● PROBLEM REQUIREMENTS: Using the listing below, set down exactly the lines starting at the line that contains "18 (outcomes S/E)" and ending at the line that contains "Identify all outcomes", both included, and no others.

---

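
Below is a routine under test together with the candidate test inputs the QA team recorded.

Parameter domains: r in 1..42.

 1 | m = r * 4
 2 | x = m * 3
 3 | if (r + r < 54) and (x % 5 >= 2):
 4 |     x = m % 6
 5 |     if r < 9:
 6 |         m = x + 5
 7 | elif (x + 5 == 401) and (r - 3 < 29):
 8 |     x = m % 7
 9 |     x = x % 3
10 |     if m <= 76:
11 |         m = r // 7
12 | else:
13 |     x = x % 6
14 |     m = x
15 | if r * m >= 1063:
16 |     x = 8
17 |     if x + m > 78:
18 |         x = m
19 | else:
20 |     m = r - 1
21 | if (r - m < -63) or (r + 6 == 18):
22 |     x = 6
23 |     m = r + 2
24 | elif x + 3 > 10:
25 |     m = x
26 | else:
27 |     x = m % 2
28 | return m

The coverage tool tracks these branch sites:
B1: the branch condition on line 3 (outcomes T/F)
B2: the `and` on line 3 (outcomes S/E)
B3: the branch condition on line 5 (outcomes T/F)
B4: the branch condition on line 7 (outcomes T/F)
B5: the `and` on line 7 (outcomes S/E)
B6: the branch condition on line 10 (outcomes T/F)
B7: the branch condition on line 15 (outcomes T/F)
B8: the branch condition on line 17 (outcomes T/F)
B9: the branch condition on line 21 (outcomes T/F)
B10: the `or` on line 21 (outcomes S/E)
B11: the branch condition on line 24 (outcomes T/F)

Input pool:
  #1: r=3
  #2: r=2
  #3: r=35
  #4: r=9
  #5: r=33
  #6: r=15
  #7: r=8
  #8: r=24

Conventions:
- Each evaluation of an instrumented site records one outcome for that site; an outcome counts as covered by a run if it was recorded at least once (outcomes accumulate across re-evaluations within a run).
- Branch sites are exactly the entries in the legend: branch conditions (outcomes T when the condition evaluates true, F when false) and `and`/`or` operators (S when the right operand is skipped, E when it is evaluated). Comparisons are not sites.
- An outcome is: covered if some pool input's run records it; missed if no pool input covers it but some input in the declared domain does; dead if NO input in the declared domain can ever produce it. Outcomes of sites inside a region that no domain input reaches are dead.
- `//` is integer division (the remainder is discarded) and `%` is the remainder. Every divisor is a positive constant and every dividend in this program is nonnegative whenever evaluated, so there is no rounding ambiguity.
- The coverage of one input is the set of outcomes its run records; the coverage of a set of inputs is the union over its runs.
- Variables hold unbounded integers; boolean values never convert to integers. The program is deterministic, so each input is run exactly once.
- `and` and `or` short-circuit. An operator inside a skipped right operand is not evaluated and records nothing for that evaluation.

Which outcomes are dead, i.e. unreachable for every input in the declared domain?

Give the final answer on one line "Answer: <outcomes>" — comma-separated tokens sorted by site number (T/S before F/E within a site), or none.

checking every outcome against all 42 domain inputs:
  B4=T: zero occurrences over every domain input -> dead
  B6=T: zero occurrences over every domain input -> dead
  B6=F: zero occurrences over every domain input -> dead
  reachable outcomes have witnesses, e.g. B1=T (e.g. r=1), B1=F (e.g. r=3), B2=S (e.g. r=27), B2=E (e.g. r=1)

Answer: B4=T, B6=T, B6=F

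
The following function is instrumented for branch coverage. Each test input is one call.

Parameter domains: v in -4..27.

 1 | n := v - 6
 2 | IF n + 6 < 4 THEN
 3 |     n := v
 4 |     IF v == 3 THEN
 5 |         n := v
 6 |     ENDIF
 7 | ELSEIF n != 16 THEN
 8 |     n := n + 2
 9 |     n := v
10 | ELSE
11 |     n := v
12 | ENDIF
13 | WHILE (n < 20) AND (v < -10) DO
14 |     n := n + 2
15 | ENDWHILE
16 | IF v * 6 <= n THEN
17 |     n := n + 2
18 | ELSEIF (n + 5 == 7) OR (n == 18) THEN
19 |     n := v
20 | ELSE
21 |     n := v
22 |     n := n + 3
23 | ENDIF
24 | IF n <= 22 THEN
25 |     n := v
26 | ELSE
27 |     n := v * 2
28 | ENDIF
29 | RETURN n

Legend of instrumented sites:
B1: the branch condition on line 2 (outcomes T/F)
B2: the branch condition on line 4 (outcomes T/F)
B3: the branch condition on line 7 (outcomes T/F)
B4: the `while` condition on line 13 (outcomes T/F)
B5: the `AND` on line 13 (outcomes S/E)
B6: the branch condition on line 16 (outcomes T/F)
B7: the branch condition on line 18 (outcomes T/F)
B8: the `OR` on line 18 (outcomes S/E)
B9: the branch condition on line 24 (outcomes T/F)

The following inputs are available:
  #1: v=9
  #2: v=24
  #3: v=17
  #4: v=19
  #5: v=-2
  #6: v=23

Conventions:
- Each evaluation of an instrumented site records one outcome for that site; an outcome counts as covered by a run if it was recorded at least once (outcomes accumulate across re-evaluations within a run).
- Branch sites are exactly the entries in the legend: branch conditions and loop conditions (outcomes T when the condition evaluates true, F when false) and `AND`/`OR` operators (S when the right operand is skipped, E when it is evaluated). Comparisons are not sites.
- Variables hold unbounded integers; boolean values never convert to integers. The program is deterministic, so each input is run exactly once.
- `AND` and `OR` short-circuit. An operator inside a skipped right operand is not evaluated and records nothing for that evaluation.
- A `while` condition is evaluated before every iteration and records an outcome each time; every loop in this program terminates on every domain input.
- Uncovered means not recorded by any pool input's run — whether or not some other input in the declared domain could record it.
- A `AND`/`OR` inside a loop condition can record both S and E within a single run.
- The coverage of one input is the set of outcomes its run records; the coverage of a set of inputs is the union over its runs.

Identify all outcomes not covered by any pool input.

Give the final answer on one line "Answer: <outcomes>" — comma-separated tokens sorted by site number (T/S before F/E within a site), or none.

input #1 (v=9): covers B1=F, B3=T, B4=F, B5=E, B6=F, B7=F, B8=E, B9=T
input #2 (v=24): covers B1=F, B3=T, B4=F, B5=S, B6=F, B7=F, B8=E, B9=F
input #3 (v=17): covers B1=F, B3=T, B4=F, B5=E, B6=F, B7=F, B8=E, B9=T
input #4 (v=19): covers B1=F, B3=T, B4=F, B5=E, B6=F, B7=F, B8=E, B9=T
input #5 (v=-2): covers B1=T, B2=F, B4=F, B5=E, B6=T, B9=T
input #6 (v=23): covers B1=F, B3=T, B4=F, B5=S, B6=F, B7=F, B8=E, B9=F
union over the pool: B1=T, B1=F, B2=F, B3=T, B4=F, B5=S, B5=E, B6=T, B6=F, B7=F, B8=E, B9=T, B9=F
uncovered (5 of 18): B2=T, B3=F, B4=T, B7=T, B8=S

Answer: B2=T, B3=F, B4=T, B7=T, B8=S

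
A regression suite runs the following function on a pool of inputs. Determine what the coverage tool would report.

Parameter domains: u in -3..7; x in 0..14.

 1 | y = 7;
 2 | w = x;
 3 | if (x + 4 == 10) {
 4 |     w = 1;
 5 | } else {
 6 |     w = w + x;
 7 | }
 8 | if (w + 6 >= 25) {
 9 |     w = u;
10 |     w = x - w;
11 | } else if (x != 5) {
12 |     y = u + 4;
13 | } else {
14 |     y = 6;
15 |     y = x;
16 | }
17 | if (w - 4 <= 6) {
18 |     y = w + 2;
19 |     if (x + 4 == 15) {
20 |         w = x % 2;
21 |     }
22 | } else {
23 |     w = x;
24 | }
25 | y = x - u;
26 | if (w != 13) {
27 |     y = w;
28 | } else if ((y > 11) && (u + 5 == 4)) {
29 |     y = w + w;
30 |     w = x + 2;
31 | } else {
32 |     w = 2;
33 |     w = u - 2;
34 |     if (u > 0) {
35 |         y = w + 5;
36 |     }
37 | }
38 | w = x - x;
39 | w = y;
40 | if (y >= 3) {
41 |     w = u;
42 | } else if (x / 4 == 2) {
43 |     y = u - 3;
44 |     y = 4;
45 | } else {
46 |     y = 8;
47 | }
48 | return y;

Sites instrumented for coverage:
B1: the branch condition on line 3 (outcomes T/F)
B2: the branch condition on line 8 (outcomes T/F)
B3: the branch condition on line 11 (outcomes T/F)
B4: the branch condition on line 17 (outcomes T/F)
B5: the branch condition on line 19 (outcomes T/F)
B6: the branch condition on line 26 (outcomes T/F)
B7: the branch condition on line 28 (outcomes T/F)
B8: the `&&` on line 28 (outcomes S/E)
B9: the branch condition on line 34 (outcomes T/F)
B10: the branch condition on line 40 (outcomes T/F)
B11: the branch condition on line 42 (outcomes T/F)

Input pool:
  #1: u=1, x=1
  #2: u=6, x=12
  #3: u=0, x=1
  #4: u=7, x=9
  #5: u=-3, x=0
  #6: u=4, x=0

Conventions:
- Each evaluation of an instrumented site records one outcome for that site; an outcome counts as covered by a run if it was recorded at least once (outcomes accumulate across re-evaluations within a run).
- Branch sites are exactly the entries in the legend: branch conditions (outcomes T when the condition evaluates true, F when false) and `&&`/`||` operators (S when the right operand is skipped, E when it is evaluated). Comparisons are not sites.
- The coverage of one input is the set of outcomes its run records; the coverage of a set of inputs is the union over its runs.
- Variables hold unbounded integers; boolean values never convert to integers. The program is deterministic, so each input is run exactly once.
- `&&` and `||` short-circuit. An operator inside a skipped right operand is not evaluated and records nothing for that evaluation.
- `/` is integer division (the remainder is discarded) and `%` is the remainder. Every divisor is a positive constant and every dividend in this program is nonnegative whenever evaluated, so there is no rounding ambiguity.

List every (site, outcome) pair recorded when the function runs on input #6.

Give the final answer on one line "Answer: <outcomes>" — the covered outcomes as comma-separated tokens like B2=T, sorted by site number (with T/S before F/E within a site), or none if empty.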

---

● ANSWER AREA:
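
B8: the `OR` on line 18 (outcomes S/E)
B9: the branch condition on line 24 (outcomes T/F)

The following inputs are available:
  #1: v=9
  #2: v=24
  #3: v=17
  #4: v=19
  #5: v=-2
  #6: v=23

Conventions:
- Each evaluation of an instrumented site records one outcome for that site; an outcome counts as covered by a run if it was recorded at least once (outcomes accumulate across re-evaluations within a run).
- Branch sites are exactly the entries in the legend: branch conditions and loop conditions (outcomes T when the condition evaluates true, F when false) and `AND`/`OR` operators (S when the right operand is skipped, E when it is evaluated). Comparisons are not sites.
- Variables hold unbounded integers; boolean values never convert to integers. The program is deterministic, so each input is run exactly once.
- `AND` and `OR` short-circuit. An operator inside a skipped right operand is not evaluated and records nothing for that evaluation.
- A `while` condition is evaluated before every iteration and records an outcome each time; every loop in this program terminates on every domain input.
- Uncovered means not recorded by any pool input's run — whether or not some other input in the declared domain could record it.
- A `AND`/`OR` inside a loop condition can record both S and E within a single run.
- The coverage of one input is the set of outcomes its run records; the coverage of a set of inputs is the union over its runs.

Identify all outcomes not covered by any pool input.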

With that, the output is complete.